◆ WORK ORDER ◆
What is needed is an exact copy of the line that contains "340 g of ethanol" and of all later lines to the end of the records below, with no other lines.

(Stored data)

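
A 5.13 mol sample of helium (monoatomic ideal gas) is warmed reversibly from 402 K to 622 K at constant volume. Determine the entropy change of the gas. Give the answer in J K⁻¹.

At constant volume, ΔS = nC_V ln(T₂/T₁) with C_V = 3R/2 = 12.47 J mol⁻¹ K⁻¹.
ΔS = 5.13 × 12.47 × ln(622/402) = 27.9 J/K.

ΔS = 27.9 J/K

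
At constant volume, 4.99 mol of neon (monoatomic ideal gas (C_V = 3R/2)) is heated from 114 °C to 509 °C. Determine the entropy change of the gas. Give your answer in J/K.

In kelvin: T₁ = 387.15 K, T₂ = 782.15 K. At constant volume, ΔS = nC_V ln(T₂/T₁) with C_V = 3R/2 = 12.47 J mol⁻¹ K⁻¹.
ΔS = 4.99 × 12.47 × ln(782.15/387.15) = 43.8 J/K.

ΔS = 43.8 J/K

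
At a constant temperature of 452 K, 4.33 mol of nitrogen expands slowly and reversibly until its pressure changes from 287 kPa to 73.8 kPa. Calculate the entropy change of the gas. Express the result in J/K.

ΔS_gas = 48.9 J/K

For an isothermal ideal gas ΔS_gas = nR ln(P₁/P₂) = 4.33 × 8.314 × ln(287/73.8) = 48.9 J/K.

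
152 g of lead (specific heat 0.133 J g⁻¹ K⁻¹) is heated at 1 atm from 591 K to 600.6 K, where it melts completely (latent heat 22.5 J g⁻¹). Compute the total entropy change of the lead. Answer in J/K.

Warming step: ΔS₁ = m c ln(T_tr/T_i) = 152 × 0.133 × ln(600.6/591) = 0.3257 J/K.
Phase change: ΔS₂ = +mL/T_tr = 152 × 22.5 / 600.6 = 5.694 J/K.
ΔS_total = (0.3257) + (5.694) = 6.02 J/K.

ΔS = 6.02 J/K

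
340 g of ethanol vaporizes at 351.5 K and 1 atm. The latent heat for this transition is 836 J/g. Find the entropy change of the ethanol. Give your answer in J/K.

Heat absorbed by the substance: Q = mL = 340 × 836 = 284240 J.
At constant T, ΔS = Q_rev/T = 284240 / 351.5 = 809 J/K.

ΔS = 809 J/K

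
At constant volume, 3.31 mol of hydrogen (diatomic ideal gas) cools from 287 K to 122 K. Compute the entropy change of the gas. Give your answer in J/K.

ΔS = -58.9 J/K

At constant volume, ΔS = nC_V ln(T₂/T₁) with C_V = 5R/2 = 20.79 J mol⁻¹ K⁻¹.
ΔS = 3.31 × 20.79 × ln(122/287) = -58.9 J/K.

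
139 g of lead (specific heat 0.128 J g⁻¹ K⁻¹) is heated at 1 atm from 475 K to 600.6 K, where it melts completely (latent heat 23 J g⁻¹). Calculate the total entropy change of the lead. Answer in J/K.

Warming step: ΔS₁ = m c ln(T_tr/T_i) = 139 × 0.128 × ln(600.6/475) = 4.174 J/K.
Phase change: ΔS₂ = +mL/T_tr = 139 × 23 / 600.6 = 5.323 J/K.
ΔS_total = (4.174) + (5.323) = 9.5 J/K.

ΔS = 9.5 J/K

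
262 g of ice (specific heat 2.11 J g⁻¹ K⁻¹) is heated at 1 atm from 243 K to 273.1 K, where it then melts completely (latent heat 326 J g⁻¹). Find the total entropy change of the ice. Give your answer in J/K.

Warming step: ΔS₁ = m c ln(T_tr/T_i) = 262 × 2.11 × ln(273.1/243) = 64.56 J/K.
Phase change: ΔS₂ = +mL/T_tr = 262 × 326 / 273.1 = 312.7 J/K.
ΔS_total = (64.56) + (312.7) = 377 J/K.

ΔS = 377 J/K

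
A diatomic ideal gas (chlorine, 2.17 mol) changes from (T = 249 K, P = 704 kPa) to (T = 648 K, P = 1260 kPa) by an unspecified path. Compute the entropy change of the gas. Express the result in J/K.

ΔS = 49.9 J/K

ΔS = nC_p ln(T₂/T₁) − nR ln(P₂/P₁), with C_p = 7R/2 = 29.1 J mol⁻¹ K⁻¹ for a diatomic ideal gas.
ΔS = 2.17 × [29.1 × ln(648/249) − 8.314 × ln(1260/704)] = 49.9 J/K.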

◆ RESPONSE TO THE EXERCISE ◆
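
340 g of ethanol vaporizes at 351.5 K and 1 atm. The latent heat for this transition is 836 J/g. Find the entropy change of the ethanol. Give your answer in J/K.

Heat absorbed by the substance: Q = mL = 340 × 836 = 284240 J.
At constant T, ΔS = Q_rev/T = 284240 / 351.5 = 809 J/K.

ΔS = 809 J/K

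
At constant volume, 3.31 mol of hydrogen (diatomic ideal gas) cools from 287 K to 122 K. Compute the entropy change of the gas. Give your answer in J/K.

ΔS = -58.9 J/K

At constant volume, ΔS = nC_V ln(T₂/T₁) with C_V = 5R/2 = 20.79 J mol⁻¹ K⁻¹.
ΔS = 3.31 × 20.79 × ln(122/287) = -58.9 J/K.

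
139 g of lead (specific heat 0.128 J g⁻¹ K⁻¹) is heated at 1 atm from 475 K to 600.6 K, where it melts completely (latent heat 23 J g⁻¹). Calculate the total entropy change of the lead. Answer in J/K.

Warming step: ΔS₁ = m c ln(T_tr/T_i) = 139 × 0.128 × ln(600.6/475) = 4.174 J/K.
Phase change: ΔS₂ = +mL/T_tr = 139 × 23 / 600.6 = 5.323 J/K.
ΔS_total = (4.174) + (5.323) = 9.5 J/K.

ΔS = 9.5 J/K

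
262 g of ice (specific heat 2.11 J g⁻¹ K⁻¹) is heated at 1 atm from 243 K to 273.1 K, where it then melts completely (latent heat 326 J g⁻¹). Find the total entropy change of the ice. Give your answer in J/K.

Warming step: ΔS₁ = m c ln(T_tr/T_i) = 262 × 2.11 × ln(273.1/243) = 64.56 J/K.
Phase change: ΔS₂ = +mL/T_tr = 262 × 326 / 273.1 = 312.7 J/K.
ΔS_total = (64.56) + (312.7) = 377 J/K.

ΔS = 377 J/K

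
A diatomic ideal gas (chlorine, 2.17 mol) changes from (T = 249 K, P = 704 kPa) to (T = 648 K, P = 1260 kPa) by an unspecified path. Compute the entropy change of the gas. Express the result in J/K.

ΔS = 49.9 J/K

ΔS = nC_p ln(T₂/T₁) − nR ln(P₂/P₁), with C_p = 7R/2 = 29.1 J mol⁻¹ K⁻¹ for a diatomic ideal gas.
ΔS = 2.17 × [29.1 × ln(648/249) − 8.314 × ln(1260/704)] = 49.9 J/K.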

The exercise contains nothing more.